··· LISTED RECORDS ···
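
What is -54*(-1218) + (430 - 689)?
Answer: 65513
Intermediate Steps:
-54*(-1218) + (430 - 689) = 65772 - 259 = 65513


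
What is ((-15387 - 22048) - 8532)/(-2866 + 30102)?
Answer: -45967/27236 ≈ -1.6877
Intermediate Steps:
((-15387 - 22048) - 8532)/(-2866 + 30102) = (-37435 - 8532)/27236 = -45967*1/27236 = -45967/27236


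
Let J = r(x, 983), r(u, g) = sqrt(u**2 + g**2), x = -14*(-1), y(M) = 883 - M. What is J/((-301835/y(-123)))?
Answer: -1006*sqrt(966485)/301835 ≈ -3.2766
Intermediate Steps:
x = 14
r(u, g) = sqrt(g**2 + u**2)
J = sqrt(966485) (J = sqrt(983**2 + 14**2) = sqrt(966289 + 196) = sqrt(966485) ≈ 983.10)
J/((-301835/y(-123))) = sqrt(966485)/((-301835/(883 - 1*(-123)))) = sqrt(966485)/((-301835/(883 + 123))) = sqrt(966485)/((-301835/1006)) = sqrt(966485)/((-301835*1/1006)) = sqrt(966485)/(-301835/1006) = sqrt(966485)*(-1006/301835) = -1006*sqrt(966485)/301835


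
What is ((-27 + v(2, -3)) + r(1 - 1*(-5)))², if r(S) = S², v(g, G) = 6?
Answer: 225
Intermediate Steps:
((-27 + v(2, -3)) + r(1 - 1*(-5)))² = ((-27 + 6) + (1 - 1*(-5))²)² = (-21 + (1 + 5)²)² = (-21 + 6²)² = (-21 + 36)² = 15² = 225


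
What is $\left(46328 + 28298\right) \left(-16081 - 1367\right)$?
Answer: $-1302074448$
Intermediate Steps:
$\left(46328 + 28298\right) \left(-16081 - 1367\right) = 74626 \left(-17448\right) = -1302074448$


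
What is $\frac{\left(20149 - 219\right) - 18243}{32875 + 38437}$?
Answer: $\frac{1687}{71312} \approx 0.023657$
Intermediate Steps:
$\frac{\left(20149 - 219\right) - 18243}{32875 + 38437} = \frac{\left(20149 - 219\right) - 18243}{71312} = \left(19930 - 18243\right) \frac{1}{71312} = 1687 \cdot \frac{1}{71312} = \frac{1687}{71312}$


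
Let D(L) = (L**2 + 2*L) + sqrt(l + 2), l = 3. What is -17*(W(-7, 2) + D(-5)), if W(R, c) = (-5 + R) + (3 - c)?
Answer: -68 - 17*sqrt(5) ≈ -106.01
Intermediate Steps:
D(L) = sqrt(5) + L**2 + 2*L (D(L) = (L**2 + 2*L) + sqrt(3 + 2) = (L**2 + 2*L) + sqrt(5) = sqrt(5) + L**2 + 2*L)
W(R, c) = -2 + R - c
-17*(W(-7, 2) + D(-5)) = -17*((-2 - 7 - 1*2) + (sqrt(5) + (-5)**2 + 2*(-5))) = -17*((-2 - 7 - 2) + (sqrt(5) + 25 - 10)) = -17*(-11 + (15 + sqrt(5))) = -17*(4 + sqrt(5)) = -68 - 17*sqrt(5)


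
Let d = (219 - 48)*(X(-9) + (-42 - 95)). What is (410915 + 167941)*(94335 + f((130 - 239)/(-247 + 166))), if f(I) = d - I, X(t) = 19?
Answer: 1158987026816/27 ≈ 4.2925e+10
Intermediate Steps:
d = -20178 (d = (219 - 48)*(19 + (-42 - 95)) = 171*(19 - 137) = 171*(-118) = -20178)
f(I) = -20178 - I
(410915 + 167941)*(94335 + f((130 - 239)/(-247 + 166))) = (410915 + 167941)*(94335 + (-20178 - (130 - 239)/(-247 + 166))) = 578856*(94335 + (-20178 - (-109)/(-81))) = 578856*(94335 + (-20178 - (-109)*(-1)/81)) = 578856*(94335 + (-20178 - 1*109/81)) = 578856*(94335 + (-20178 - 109/81)) = 578856*(94335 - 1634527/81) = 578856*(6006608/81) = 1158987026816/27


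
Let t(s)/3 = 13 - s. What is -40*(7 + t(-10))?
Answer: -3040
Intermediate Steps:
t(s) = 39 - 3*s (t(s) = 3*(13 - s) = 39 - 3*s)
-40*(7 + t(-10)) = -40*(7 + (39 - 3*(-10))) = -40*(7 + (39 + 30)) = -40*(7 + 69) = -40*76 = -3040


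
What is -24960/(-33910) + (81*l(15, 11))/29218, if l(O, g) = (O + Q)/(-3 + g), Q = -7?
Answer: 73202799/99078238 ≈ 0.73884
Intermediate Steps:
l(O, g) = (-7 + O)/(-3 + g) (l(O, g) = (O - 7)/(-3 + g) = (-7 + O)/(-3 + g))
-24960/(-33910) + (81*l(15, 11))/29218 = -24960/(-33910) + (81*((-7 + 15)/(-3 + 11)))/29218 = -24960*(-1/33910) + (81*(8/8))*(1/29218) = 2496/3391 + (81*((⅛)*8))*(1/29218) = 2496/3391 + (81*1)*(1/29218) = 2496/3391 + 81*(1/29218) = 2496/3391 + 81/29218 = 73202799/99078238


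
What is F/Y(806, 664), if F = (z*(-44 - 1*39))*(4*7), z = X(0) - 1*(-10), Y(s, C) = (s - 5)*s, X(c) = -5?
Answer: -5810/322803 ≈ -0.017999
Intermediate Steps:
Y(s, C) = s*(-5 + s) (Y(s, C) = (-5 + s)*s = s*(-5 + s))
z = 5 (z = -5 - 1*(-10) = -5 + 10 = 5)
F = -11620 (F = (5*(-44 - 1*39))*(4*7) = (5*(-44 - 39))*28 = (5*(-83))*28 = -415*28 = -11620)
F/Y(806, 664) = -11620*1/(806*(-5 + 806)) = -11620/(806*801) = -11620/645606 = -11620*1/645606 = -5810/322803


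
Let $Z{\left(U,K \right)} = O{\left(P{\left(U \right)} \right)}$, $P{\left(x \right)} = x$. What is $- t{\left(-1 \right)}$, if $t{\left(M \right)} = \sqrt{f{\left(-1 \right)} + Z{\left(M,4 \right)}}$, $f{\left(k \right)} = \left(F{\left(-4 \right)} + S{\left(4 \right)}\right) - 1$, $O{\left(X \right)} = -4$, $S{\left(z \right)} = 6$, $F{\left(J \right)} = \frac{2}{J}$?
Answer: $- \frac{\sqrt{2}}{2} \approx -0.70711$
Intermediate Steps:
$Z{\left(U,K \right)} = -4$
$f{\left(k \right)} = \frac{9}{2}$ ($f{\left(k \right)} = \left(\frac{2}{-4} + 6\right) - 1 = \left(2 \left(- \frac{1}{4}\right) + 6\right) - 1 = \left(- \frac{1}{2} + 6\right) - 1 = \frac{11}{2} - 1 = \frac{9}{2}$)
$t{\left(M \right)} = \frac{\sqrt{2}}{2}$ ($t{\left(M \right)} = \sqrt{\frac{9}{2} - 4} = \sqrt{\frac{1}{2}} = \frac{\sqrt{2}}{2}$)
$- t{\left(-1 \right)} = - \frac{\sqrt{2}}{2}$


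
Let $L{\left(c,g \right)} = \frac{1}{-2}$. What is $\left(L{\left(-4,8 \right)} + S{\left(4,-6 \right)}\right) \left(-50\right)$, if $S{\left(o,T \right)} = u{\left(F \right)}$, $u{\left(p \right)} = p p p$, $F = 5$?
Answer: $-6225$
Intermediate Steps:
$L{\left(c,g \right)} = - \frac{1}{2}$
$u{\left(p \right)} = p^{3}$ ($u{\left(p \right)} = p^{2} p = p^{3}$)
$S{\left(o,T \right)} = 125$ ($S{\left(o,T \right)} = 5^{3} = 125$)
$\left(L{\left(-4,8 \right)} + S{\left(4,-6 \right)}\right) \left(-50\right) = \left(- \frac{1}{2} + 125\right) \left(-50\right) = \frac{249}{2} \left(-50\right) = -6225$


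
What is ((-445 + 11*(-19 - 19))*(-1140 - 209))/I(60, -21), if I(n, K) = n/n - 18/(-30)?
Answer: 5820935/8 ≈ 7.2762e+5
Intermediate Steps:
I(n, K) = 8/5 (I(n, K) = 1 - 18*(-1/30) = 1 + ⅗ = 8/5)
((-445 + 11*(-19 - 19))*(-1140 - 209))/I(60, -21) = ((-445 + 11*(-19 - 19))*(-1140 - 209))/(8/5) = ((-445 + 11*(-38))*(-1349))*(5/8) = ((-445 - 418)*(-1349))*(5/8) = -863*(-1349)*(5/8) = 1164187*(5/8) = 5820935/8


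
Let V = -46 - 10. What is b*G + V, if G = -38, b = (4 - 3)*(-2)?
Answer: 20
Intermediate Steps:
V = -56
b = -2 (b = 1*(-2) = -2)
b*G + V = -2*(-38) - 56 = 76 - 56 = 20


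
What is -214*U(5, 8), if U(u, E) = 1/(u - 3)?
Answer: -107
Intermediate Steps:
U(u, E) = 1/(-3 + u)
-214*U(5, 8) = -214/(-3 + 5) = -214/2 = -214*½ = -107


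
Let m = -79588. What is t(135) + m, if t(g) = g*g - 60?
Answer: -61423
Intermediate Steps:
t(g) = -60 + g**2 (t(g) = g**2 - 60 = -60 + g**2)
t(135) + m = (-60 + 135**2) - 79588 = (-60 + 18225) - 79588 = 18165 - 79588 = -61423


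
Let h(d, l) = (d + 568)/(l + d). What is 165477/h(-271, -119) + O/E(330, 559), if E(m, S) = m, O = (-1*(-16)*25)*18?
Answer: -7169950/33 ≈ -2.1727e+5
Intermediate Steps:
h(d, l) = (568 + d)/(d + l)
O = 7200 (O = (16*25)*18 = 400*18 = 7200)
165477/h(-271, -119) + O/E(330, 559) = 165477/(((568 - 271)/(-271 - 119))) + 7200/330 = 165477/((297/(-390))) + 7200*(1/330) = 165477/((-1/390*297)) + 240/11 = 165477/(-99/130) + 240/11 = 165477*(-130/99) + 240/11 = -7170670/33 + 240/11 = -7169950/33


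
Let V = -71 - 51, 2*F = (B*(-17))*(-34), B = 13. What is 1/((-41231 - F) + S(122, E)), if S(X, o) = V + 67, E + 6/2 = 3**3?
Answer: -1/45043 ≈ -2.2201e-5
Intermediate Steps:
F = 3757 (F = ((13*(-17))*(-34))/2 = (-221*(-34))/2 = (1/2)*7514 = 3757)
V = -122
E = 24 (E = -3 + 3**3 = -3 + 27 = 24)
S(X, o) = -55 (S(X, o) = -122 + 67 = -55)
1/((-41231 - F) + S(122, E)) = 1/((-41231 - 1*3757) - 55) = 1/((-41231 - 3757) - 55) = 1/(-44988 - 55) = 1/(-45043) = -1/45043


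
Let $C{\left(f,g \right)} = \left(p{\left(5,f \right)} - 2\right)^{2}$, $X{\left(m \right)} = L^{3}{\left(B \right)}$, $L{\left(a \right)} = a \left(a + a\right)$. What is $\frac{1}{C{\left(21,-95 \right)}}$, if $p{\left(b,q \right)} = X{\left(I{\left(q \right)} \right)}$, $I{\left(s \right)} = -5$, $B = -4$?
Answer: $\frac{1}{1073610756} \approx 9.3144 \cdot 10^{-10}$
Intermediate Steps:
$L{\left(a \right)} = 2 a^{2}$ ($L{\left(a \right)} = a 2 a = 2 a^{2}$)
$X{\left(m \right)} = 32768$ ($X{\left(m \right)} = \left(2 \left(-4\right)^{2}\right)^{3} = \left(2 \cdot 16\right)^{3} = 32^{3} = 32768$)
$p{\left(b,q \right)} = 32768$
$C{\left(f,g \right)} = 1073610756$ ($C{\left(f,g \right)} = \left(32768 - 2\right)^{2} = 32766^{2} = 1073610756$)
$\frac{1}{C{\left(21,-95 \right)}} = \frac{1}{1073610756}$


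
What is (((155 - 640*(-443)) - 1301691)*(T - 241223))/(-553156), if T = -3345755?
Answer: -912900248912/138289 ≈ -6.6014e+6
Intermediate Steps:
(((155 - 640*(-443)) - 1301691)*(T - 241223))/(-553156) = (((155 - 640*(-443)) - 1301691)*(-3345755 - 241223))/(-553156) = (((155 + 283520) - 1301691)*(-3586978))*(-1/553156) = ((283675 - 1301691)*(-3586978))*(-1/553156) = -1018016*(-3586978)*(-1/553156) = 3651600995648*(-1/553156) = -912900248912/138289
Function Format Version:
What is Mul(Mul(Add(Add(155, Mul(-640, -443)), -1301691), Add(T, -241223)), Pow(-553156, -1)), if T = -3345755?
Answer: Rational(-912900248912, 138289) ≈ -6.6014e+6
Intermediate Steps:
Mul(Mul(Add(Add(155, Mul(-640, -443)), -1301691), Add(T, -241223)), Pow(-553156, -1)) = Mul(Mul(Add(Add(155, Mul(-640, -443)), -1301691), Add(-3345755, -241223)), Pow(-553156, -1)) = Mul(Mul(Add(Add(155, 283520), -1301691), -3586978), Rational(-1, 553156)) = Mul(Mul(Add(283675, -1301691), -3586978), Rational(-1, 553156)) = Mul(Mul(-1018016, -3586978), Rational(-1, 553156)) = Mul(3651600995648, Rational(-1, 553156)) = Rational(-912900248912, 138289)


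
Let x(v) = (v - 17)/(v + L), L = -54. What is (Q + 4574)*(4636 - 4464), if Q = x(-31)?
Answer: 66880136/85 ≈ 7.8683e+5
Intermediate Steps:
x(v) = (-17 + v)/(-54 + v) (x(v) = (v - 17)/(v - 54) = (-17 + v)/(-54 + v))
Q = 48/85 (Q = (-17 - 31)/(-54 - 31) = -48/(-85) = -1/85*(-48) = 48/85 ≈ 0.56471)
(Q + 4574)*(4636 - 4464) = (48/85 + 4574)*(4636 - 4464) = (388838/85)*172 = 66880136/85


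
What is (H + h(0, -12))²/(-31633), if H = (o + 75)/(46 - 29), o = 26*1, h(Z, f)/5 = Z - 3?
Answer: -3388/1305991 ≈ -0.0025942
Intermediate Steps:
h(Z, f) = -15 + 5*Z (h(Z, f) = 5*(Z - 3) = 5*(-3 + Z) = -15 + 5*Z)
o = 26
H = 101/17 (H = (26 + 75)/(46 - 29) = 101/17 ≈ 5.9412)
(H + h(0, -12))²/(-31633) = (101/17 + (-15 + 5*0))²/(-31633) = (101/17 + (-15 + 0))²*(-1/31633) = (101/17 - 15)²*(-1/31633) = (-154/17)²*(-1/31633) = (23716/289)*(-1/31633) = -3388/1305991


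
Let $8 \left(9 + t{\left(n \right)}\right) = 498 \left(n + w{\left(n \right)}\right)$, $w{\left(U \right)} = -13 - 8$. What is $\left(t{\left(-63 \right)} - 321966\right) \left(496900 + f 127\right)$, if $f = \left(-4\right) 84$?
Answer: $-148625218512$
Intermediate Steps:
$f = -336$
$w{\left(U \right)} = -21$
$t{\left(n \right)} = - \frac{5265}{4} + \frac{249 n}{4}$ ($t{\left(n \right)} = -9 + \frac{498 \left(n - 21\right)}{8} = -9 + \frac{498 \left(-21 + n\right)}{8} = -9 + \frac{-10458 + 498 n}{8} = -9 + \left(- \frac{5229}{4} + \frac{249 n}{4}\right) = - \frac{5265}{4} + \frac{249 n}{4}$)
$\left(t{\left(-63 \right)} - 321966\right) \left(496900 + f 127\right) = \left(\left(- \frac{5265}{4} + \frac{249}{4} \left(-63\right)\right) - 321966\right) \left(496900 - 42672\right) = \left(\left(- \frac{5265}{4} - \frac{15687}{4}\right) - 321966\right) \left(496900 - 42672\right) = \left(-5238 - 321966\right) 454228 = \left(-327204\right) 454228 = -148625218512$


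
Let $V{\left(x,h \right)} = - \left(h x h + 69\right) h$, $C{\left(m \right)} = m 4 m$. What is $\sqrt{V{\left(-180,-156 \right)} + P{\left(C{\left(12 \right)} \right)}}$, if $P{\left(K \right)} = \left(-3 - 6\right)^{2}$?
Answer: $3 i \sqrt{75927115} \approx 26141.0 i$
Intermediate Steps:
$C{\left(m \right)} = 4 m^{2}$ ($C{\left(m \right)} = 4 m m = 4 m^{2}$)
$V{\left(x,h \right)} = - h \left(69 + x h^{2}\right)$ ($V{\left(x,h \right)} = - \left(x h^{2} + 69\right) h = - \left(69 + x h^{2}\right) h = - h \left(69 + x h^{2}\right)$)
$P{\left(K \right)} = 81$ ($P{\left(K \right)} = \left(-9\right)^{2} = 81$)
$\sqrt{V{\left(-180,-156 \right)} + P{\left(C{\left(12 \right)} \right)}} = \sqrt{\left(-1\right) \left(-156\right) \left(69 - 180 \left(-156\right)^{2}\right) + 81} = \sqrt{\left(-1\right) \left(-156\right) \left(69 - 4380480\right) + 81} = \sqrt{\left(-1\right) \left(-156\right) \left(-4380411\right) + 81} = \sqrt{-683344116 + 81} = \sqrt{-683344035} = 3 i \sqrt{75927115}$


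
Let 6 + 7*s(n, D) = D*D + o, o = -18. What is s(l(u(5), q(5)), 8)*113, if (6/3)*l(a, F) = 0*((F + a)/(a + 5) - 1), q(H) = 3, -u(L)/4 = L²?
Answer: 4520/7 ≈ 645.71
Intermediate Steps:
u(L) = -4*L²
l(a, F) = 0 (l(a, F) = (0*((F + a)/(a + 5) - 1))/2 = (0*((F + a)/(5 + a) - 1))/2 = (0*(-1 + (F + a)/(5 + a)))/2 = (½)*0 = 0)
s(n, D) = -24/7 + D²/7 (s(n, D) = -6/7 + (D*D - 18)/7 = -6/7 + (D² - 18)/7 = -6/7 + (-18 + D²)/7 = -6/7 + (-18/7 + D²/7) = -24/7 + D²/7)
s(l(u(5), q(5)), 8)*113 = (-24/7 + (⅐)*8²)*113 = (-24/7 + (⅐)*64)*113 = (-24/7 + 64/7)*113 = (40/7)*113 = 4520/7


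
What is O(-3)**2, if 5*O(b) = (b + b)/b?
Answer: 4/25 ≈ 0.16000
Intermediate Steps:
O(b) = 2/5 (O(b) = ((b + b)/b)/5 = ((2*b)/b)/5 = (1/5)*2 = 2/5)
O(-3)**2 = (2/5)**2 = 4/25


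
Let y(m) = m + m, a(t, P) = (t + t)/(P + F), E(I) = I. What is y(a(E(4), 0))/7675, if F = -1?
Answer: -16/7675 ≈ -0.0020847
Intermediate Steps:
a(t, P) = 2*t/(-1 + P) (a(t, P) = (t + t)/(P - 1) = (2*t)/(-1 + P) = 2*t/(-1 + P))
y(m) = 2*m
y(a(E(4), 0))/7675 = (2*(2*4/(-1 + 0)))/7675 = (2*(2*4/(-1)))*(1/7675) = (2*(2*4*(-1)))*(1/7675) = (2*(-8))*(1/7675) = -16*1/7675 = -16/7675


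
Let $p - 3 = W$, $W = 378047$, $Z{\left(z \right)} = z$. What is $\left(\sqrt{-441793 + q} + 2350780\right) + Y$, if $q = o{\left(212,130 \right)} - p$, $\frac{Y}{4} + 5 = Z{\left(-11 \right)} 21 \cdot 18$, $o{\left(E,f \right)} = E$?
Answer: $2334128 + i \sqrt{819631} \approx 2.3341 \cdot 10^{6} + 905.33 i$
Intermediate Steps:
$p = 378050$ ($p = 3 + 378047 = 378050$)
$Y = -16652$ ($Y = -20 + 4 \left(-11\right) 21 \cdot 18 = -20 + 4 \left(\left(-231\right) 18\right) = -20 + 4 \left(-4158\right) = -20 - 16632 = -16652$)
$q = -377838$ ($q = 212 - 378050 = -377838$)
$\left(\sqrt{-441793 + q} + 2350780\right) + Y = \left(\sqrt{-441793 - 377838} + 2350780\right) - 16652 = \left(\sqrt{-819631} + 2350780\right) - 16652 = \left(i \sqrt{819631} + 2350780\right) - 16652 = \left(2350780 + i \sqrt{819631}\right) - 16652 = 2334128 + i \sqrt{819631}$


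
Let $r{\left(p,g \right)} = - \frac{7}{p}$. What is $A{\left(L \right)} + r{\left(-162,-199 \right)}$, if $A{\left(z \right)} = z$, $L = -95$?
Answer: $- \frac{15383}{162} \approx -94.957$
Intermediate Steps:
$A{\left(L \right)} + r{\left(-162,-199 \right)} = -95 - \frac{7}{-162} = -95 - - \frac{7}{162} = -95 + \frac{7}{162} = - \frac{15383}{162}$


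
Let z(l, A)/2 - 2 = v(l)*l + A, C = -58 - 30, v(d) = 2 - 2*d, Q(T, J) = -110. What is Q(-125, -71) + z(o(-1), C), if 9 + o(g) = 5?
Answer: -362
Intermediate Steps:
o(g) = -4 (o(g) = -9 + 5 = -4)
C = -88
z(l, A) = 4 + 2*A + 2*l*(2 - 2*l) (z(l, A) = 4 + 2*((2 - 2*l)*l + A) = 4 + 2*(l*(2 - 2*l) + A) = 4 + 2*(A + l*(2 - 2*l)) = 4 + (2*A + 2*l*(2 - 2*l)) = 4 + 2*A + 2*l*(2 - 2*l))
Q(-125, -71) + z(o(-1), C) = -110 + (4 + 2*(-88) - 4*(-4)*(-1 - 4)) = -110 + (4 - 176 - 4*(-4)*(-5)) = -110 + (4 - 176 - 80) = -110 - 252 = -362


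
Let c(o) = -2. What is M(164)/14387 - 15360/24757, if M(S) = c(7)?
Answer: -221033834/356178959 ≈ -0.62057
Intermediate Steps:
M(S) = -2
M(164)/14387 - 15360/24757 = -2/14387 - 15360/24757 = -221033834/356178959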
···
(TASK TO COMPLETE)
Where in the records does the string "approx" appear? Copy every line that has it.

(RESULT OF THIS TASK)
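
Answer: $\frac{1687}{71312} \approx 0.023657$
Answer: $- \frac{\sqrt{2}}{2} \approx -0.70711$
Answer: $\frac{1}{1073610756} \approx 9.3144 \cdot 10^{-10}$
Answer: $3 i \sqrt{75927115} \approx 26141.0 i$
Answer: $2334128 + i \sqrt{819631} \approx 2.3341 \cdot 10^{6} + 905.33 i$
Answer: $- \frac{15383}{162} \approx -94.957$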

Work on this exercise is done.